- _Problem description_
Pull out of the data below the stretch of lines bounded by the one containing "rank(M restricted to the first 3 rows and first 9" and the one containing "row and first 2 columns) ≤ 1", both bounds included, unchanged.

_ _ _ _

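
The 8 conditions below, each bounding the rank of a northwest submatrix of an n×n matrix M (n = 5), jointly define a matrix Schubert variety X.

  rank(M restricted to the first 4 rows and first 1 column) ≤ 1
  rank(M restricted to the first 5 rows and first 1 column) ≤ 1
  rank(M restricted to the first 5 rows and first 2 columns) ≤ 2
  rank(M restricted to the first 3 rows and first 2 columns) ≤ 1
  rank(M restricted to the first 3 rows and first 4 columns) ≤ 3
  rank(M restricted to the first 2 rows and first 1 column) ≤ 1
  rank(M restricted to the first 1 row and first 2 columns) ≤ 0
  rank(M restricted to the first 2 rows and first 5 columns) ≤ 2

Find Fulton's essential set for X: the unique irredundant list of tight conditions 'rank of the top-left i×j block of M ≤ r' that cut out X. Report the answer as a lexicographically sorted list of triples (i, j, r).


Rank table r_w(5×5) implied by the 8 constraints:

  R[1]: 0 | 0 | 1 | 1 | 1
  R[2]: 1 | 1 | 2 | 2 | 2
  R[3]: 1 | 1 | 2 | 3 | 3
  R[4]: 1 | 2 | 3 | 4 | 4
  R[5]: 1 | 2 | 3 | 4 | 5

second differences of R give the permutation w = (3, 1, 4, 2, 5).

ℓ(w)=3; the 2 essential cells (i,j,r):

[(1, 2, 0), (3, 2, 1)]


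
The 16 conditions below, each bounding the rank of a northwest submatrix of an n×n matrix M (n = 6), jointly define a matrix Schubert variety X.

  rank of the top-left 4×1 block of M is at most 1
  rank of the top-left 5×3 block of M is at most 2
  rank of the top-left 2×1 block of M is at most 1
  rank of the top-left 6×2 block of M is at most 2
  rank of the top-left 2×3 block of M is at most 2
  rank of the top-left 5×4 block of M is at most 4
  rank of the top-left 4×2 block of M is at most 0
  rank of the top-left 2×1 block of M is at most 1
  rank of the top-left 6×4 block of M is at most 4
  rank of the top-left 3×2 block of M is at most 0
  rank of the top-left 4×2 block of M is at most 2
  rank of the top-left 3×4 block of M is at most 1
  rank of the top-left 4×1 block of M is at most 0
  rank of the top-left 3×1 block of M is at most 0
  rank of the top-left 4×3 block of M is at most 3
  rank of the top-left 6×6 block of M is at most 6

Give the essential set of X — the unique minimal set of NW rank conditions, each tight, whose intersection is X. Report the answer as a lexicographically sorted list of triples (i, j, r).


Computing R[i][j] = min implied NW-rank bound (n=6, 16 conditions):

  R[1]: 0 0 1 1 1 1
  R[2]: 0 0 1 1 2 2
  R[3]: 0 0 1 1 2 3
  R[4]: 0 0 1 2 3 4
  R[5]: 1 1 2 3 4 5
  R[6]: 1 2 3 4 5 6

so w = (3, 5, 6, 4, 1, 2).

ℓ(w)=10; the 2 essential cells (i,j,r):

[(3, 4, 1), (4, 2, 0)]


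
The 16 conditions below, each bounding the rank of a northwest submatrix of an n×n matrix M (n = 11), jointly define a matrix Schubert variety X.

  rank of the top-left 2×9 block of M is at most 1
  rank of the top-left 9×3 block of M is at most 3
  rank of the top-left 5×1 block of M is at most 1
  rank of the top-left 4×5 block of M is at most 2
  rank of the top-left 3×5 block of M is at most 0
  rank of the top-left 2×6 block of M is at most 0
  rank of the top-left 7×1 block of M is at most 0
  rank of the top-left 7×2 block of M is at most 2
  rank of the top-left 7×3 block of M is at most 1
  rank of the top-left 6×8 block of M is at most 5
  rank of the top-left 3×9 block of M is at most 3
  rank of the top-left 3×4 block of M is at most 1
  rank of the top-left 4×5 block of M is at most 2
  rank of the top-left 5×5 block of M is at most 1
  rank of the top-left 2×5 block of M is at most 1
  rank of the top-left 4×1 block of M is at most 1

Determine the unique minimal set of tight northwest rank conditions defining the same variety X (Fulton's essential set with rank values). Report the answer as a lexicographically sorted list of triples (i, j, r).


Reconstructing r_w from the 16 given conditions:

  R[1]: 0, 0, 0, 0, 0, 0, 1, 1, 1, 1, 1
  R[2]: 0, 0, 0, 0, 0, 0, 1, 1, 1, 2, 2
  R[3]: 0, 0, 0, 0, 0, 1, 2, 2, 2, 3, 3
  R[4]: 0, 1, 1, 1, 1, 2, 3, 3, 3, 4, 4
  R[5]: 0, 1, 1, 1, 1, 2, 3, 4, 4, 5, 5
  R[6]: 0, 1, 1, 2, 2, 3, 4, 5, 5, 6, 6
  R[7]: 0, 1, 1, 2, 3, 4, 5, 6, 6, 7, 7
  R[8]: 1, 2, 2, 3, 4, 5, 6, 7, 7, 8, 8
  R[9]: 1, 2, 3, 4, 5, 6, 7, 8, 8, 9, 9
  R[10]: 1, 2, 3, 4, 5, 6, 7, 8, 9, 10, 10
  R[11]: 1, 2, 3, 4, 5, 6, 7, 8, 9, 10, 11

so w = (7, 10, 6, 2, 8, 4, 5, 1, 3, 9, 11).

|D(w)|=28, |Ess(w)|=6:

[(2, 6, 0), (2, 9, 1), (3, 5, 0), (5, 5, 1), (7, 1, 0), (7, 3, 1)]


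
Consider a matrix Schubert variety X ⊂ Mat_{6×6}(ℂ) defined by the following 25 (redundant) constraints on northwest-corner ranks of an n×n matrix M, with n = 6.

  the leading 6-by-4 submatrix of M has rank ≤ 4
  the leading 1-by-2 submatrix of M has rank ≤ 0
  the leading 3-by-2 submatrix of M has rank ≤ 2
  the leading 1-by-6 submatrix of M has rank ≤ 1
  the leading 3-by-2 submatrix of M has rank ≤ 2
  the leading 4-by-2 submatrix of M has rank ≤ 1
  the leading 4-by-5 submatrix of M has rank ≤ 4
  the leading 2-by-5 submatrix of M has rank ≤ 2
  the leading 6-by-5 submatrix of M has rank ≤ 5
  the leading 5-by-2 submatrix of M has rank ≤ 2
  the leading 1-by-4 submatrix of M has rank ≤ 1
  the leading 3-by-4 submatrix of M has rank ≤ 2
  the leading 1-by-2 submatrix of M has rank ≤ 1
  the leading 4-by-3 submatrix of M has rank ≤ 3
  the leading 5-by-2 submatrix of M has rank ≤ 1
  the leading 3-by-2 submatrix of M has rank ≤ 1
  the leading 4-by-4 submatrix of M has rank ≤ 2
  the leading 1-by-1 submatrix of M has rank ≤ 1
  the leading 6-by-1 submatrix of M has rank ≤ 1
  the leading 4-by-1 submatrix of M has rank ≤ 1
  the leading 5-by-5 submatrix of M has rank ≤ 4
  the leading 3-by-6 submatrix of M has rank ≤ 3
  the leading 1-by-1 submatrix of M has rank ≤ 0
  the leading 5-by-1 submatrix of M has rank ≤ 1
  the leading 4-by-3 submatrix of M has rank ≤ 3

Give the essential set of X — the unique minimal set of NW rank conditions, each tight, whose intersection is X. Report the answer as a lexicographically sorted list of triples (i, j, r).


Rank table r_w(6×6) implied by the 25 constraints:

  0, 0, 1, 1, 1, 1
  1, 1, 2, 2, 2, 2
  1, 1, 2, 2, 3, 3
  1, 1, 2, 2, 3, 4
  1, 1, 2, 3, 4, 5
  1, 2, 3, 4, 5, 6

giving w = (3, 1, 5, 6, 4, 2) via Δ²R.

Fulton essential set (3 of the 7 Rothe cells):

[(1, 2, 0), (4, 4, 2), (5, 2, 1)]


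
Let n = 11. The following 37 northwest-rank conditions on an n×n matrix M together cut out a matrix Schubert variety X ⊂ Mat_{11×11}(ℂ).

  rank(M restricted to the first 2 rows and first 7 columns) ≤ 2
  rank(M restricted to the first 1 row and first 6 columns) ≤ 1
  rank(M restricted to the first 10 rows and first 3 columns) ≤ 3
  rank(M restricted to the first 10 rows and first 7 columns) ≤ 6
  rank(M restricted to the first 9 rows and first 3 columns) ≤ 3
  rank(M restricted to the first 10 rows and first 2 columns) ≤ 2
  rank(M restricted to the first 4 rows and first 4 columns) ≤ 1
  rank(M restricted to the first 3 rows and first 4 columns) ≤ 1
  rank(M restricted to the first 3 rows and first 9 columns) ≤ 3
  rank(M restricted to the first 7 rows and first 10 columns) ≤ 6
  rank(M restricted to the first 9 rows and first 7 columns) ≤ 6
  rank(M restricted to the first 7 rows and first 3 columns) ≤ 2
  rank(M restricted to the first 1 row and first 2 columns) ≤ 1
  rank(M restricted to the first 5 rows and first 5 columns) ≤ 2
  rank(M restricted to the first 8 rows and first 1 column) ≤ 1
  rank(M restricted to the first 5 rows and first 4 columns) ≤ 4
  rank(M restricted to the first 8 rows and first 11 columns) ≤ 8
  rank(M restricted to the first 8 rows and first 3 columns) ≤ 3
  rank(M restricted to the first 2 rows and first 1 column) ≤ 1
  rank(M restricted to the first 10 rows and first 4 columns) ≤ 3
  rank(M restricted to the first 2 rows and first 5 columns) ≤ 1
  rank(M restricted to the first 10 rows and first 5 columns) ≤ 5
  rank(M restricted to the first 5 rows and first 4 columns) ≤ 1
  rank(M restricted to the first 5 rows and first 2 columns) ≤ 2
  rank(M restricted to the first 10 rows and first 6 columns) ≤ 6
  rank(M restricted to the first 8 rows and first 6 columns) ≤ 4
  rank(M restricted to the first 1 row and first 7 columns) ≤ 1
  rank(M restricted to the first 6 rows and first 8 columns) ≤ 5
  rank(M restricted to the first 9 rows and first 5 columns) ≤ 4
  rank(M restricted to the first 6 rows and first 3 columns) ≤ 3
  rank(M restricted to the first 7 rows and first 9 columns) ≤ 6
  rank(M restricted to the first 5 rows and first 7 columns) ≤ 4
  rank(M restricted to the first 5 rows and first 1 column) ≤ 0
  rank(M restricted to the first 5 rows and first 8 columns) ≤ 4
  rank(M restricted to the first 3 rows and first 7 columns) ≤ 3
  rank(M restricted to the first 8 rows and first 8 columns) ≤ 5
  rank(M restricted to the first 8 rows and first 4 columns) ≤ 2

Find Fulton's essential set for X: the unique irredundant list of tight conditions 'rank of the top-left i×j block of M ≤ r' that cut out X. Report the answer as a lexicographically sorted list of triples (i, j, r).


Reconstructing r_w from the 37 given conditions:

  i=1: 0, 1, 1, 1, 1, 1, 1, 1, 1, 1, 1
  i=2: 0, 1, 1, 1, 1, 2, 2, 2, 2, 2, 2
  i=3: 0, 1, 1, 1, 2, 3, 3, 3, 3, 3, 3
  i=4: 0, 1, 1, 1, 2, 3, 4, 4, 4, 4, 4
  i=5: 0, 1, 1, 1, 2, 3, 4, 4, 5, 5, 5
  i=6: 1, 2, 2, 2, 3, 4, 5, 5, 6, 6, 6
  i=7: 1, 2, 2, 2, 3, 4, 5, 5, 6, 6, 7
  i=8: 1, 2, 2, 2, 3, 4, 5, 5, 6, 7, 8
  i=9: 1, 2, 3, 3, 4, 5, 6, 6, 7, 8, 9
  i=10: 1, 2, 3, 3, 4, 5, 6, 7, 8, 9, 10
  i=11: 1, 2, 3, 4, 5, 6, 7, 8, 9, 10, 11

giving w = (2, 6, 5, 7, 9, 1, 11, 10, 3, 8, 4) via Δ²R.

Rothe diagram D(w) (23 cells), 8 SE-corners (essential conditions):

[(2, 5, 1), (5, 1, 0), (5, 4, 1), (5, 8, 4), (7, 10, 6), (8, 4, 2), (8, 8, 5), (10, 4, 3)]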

_ _ _ _

- _Finished exercise_
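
  rank(M restricted to the first 3 rows and first 9 columns) ≤ 3
  rank(M restricted to the first 7 rows and first 10 columns) ≤ 6
  rank(M restricted to the first 9 rows and first 7 columns) ≤ 6
  rank(M restricted to the first 7 rows and first 3 columns) ≤ 2
  rank(M restricted to the first 1 row and first 2 columns) ≤ 1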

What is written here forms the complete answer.